◆ Work required
In the listing below, a line holding "1 in per §B4.3b" and a line holding "Spacing: pitch 3.4375" mark the range. Retype both exactly, with all lines between them.
[Data for analysis]
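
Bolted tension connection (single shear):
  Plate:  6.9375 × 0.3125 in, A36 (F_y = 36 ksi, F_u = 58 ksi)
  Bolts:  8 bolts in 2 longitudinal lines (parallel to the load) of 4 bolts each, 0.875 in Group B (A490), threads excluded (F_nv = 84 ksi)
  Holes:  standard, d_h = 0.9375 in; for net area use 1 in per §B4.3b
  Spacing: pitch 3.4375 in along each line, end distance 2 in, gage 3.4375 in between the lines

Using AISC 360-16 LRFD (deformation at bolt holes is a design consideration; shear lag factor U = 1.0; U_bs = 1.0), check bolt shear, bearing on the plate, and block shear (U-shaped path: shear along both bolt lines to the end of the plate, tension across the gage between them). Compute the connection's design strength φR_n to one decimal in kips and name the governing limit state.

Bolt shear: A_b = π(0.875)²/4 = 0.60132 in². φR_n = 0.75 × 84 × 0.60132 × 8 × 1 = 303.1 kips.
Bearing (0.3125 in plate, F_u = 58 ksi): end bolts L_c = 2 − 0.9375/2 = 1.53125, R_n = min(1.2×1.53125×0.3125×58, 2.4×0.875×0.3125×58) = 33.305 kips/bolt; interior L_c = 3.4375 − 0.9375 = 2.5, R_n = 38.063 kips/bolt. φR_n = 0.75 × (2×33.305 + 6×38.063) = 221.2 kips.
Block shear: shear path 2×[2+3×3.4375] = 2×12.3125 in, A_gv = 7.6953, A_nv = 2×(12.3125 − 3.5×1)×0.3125 = 5.5078 in²; tension across gage: (3.4375 − 1×1)×0.3125 = 0.76172 in². R_n = min(0.6×58×5.5078, 0.6×36×7.6953) + 1.0×58×0.76172 = min(191.67, 166.22) + 44.18 = 210.4 kips. φR_n = 0.75 × 210.4 = 157.8 kips.
Governing: min(303.1, 221.2, 157.8) = 157.8 kips → block shear.

157.8 kips (block shear governs)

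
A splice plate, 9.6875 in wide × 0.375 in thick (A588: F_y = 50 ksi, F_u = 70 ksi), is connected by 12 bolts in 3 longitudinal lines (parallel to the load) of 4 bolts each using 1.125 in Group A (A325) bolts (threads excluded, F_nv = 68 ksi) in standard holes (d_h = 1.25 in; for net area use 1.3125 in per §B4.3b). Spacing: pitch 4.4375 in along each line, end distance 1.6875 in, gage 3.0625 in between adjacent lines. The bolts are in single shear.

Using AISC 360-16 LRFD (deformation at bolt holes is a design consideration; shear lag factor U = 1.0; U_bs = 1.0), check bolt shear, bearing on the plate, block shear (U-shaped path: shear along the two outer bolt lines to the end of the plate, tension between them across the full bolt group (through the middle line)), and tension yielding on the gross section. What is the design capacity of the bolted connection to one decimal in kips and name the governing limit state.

163.5 kips (gross-section yield governs)

Bolt shear: A_b = π(1.125)²/4 = 0.99402 in². φR_n = 0.75 × 68 × 0.99402 × 12 × 1 = 608.3 kips.
Bearing (0.375 in plate, F_u = 70 ksi): end bolts L_c = 1.6875 − 1.25/2 = 1.0625, R_n = min(1.2×1.0625×0.375×70, 2.4×1.125×0.375×70) = 33.469 kips/bolt; interior L_c = 4.4375 − 1.25 = 3.1875, R_n = 70.875 kips/bolt. φR_n = 0.75 × (3×33.469 + 9×70.875) = 553.7 kips.
Block shear: shear path 2×[1.6875+3×4.4375] = 2×15 in, A_gv = 11.25, A_nv = 2×(15 − 3.5×1.3125)×0.375 = 7.8047 in²; tension across gage: (6.125 − 2×1.3125)×0.375 = 1.3125 in². R_n = min(0.6×70×7.8047, 0.6×50×11.25) + 1.0×70×1.3125 = min(327.8, 337.5) + 91.875 = 419.68 kips. φR_n = 0.75 × 419.68 = 314.8 kips.
Tension yield (gross): A_g = 9.6875×0.375 = 3.6328 in². φR_n = 0.90 × 50 × 3.6328 = 163.5 kips.
Governing: min(608.3, 553.7, 314.8, 163.5) = 163.5 kips → gross-section yield.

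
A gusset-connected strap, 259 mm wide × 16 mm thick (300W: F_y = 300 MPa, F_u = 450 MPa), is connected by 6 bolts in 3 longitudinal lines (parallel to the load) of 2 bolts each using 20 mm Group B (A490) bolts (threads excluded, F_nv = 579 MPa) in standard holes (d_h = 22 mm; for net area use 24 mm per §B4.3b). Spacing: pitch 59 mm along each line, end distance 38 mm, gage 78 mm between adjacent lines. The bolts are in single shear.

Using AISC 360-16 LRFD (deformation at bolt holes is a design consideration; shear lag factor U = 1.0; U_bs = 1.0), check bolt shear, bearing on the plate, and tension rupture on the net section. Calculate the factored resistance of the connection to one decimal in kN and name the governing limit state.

Bolt shear: A_b = π(20)²/4 = 314.16 mm². φR_n = 0.75 × 579 × 314.16 × 6 × 1 = 818.5 kN.
Bearing (16 mm plate, F_u = 450 MPa): end bolts L_c = 38 − 22/2 = 27, R_n = min(1.2×27×16×450, 2.4×20×16×450) = 233.28 kN/bolt; interior L_c = 59 − 22 = 37, R_n = 319.68 kN/bolt. φR_n = 0.75 × (3×233.28 + 3×319.68) = 1244.2 kN.
Tension rupture (net): A_n = (259 − 3×24)×16 = 2992 mm² (U = 1.0, A_e = A_n). φR_n = 0.75 × 450 × 2992 = 1009.8 kN.
Governing: min(818.5, 1244.2, 1009.8) = 818.5 kN → bolt shear.

818.5 kN (bolt shear governs)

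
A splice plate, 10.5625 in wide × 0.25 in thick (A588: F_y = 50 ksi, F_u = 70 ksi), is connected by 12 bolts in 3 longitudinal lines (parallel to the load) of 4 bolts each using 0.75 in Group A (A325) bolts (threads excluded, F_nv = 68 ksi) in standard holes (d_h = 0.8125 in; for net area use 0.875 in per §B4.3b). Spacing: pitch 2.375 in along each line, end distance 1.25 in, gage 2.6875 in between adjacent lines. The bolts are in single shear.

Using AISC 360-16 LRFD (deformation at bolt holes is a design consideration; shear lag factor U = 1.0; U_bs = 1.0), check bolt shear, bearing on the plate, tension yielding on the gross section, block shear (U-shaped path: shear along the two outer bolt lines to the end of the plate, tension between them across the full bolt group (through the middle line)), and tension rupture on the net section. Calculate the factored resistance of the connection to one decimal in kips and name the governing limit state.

104.2 kips (net-section rupture governs)

Bolt shear: A_b = π(0.75)²/4 = 0.44179 in². φR_n = 0.75 × 68 × 0.44179 × 12 × 1 = 270.4 kips.
Bearing (0.25 in plate, F_u = 70 ksi): end bolts L_c = 1.25 − 0.8125/2 = 0.84375, R_n = min(1.2×0.84375×0.25×70, 2.4×0.75×0.25×70) = 17.719 kips/bolt; interior L_c = 2.375 − 0.8125 = 1.5625, R_n = 31.5 kips/bolt. φR_n = 0.75 × (3×17.719 + 9×31.5) = 252.5 kips.
Tension yield (gross): A_g = 10.5625×0.25 = 2.6406 in². φR_n = 0.90 × 50 × 2.6406 = 118.8 kips.
Block shear: shear path 2×[1.25+3×2.375] = 2×8.375 in, A_gv = 4.1875, A_nv = 2×(8.375 − 3.5×0.875)×0.25 = 2.6563 in²; tension across gage: (5.375 − 2×0.875)×0.25 = 0.90625 in². R_n = min(0.6×70×2.6563, 0.6×50×4.1875) + 1.0×70×0.90625 = min(111.56, 125.63) + 63.438 = 175 kips. φR_n = 0.75 × 175 = 131.3 kips.
Tension rupture (net): A_n = (10.5625 − 3×0.875)×0.25 = 1.9844 in² (U = 1.0, A_e = A_n). φR_n = 0.75 × 70 × 1.9844 = 104.2 kips.
Governing: min(270.4, 252.5, 118.8, 131.3, 104.2) = 104.2 kips → net-section rupture.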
[/Data for analysis]
◆ Exercise solution
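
  Holes:  standard, d_h = 0.9375 in; for net area use 1 in per §B4.3b
  Spacing: pitch 3.4375 in along each line, end distance 2 in, gage 3.4375 in between the lines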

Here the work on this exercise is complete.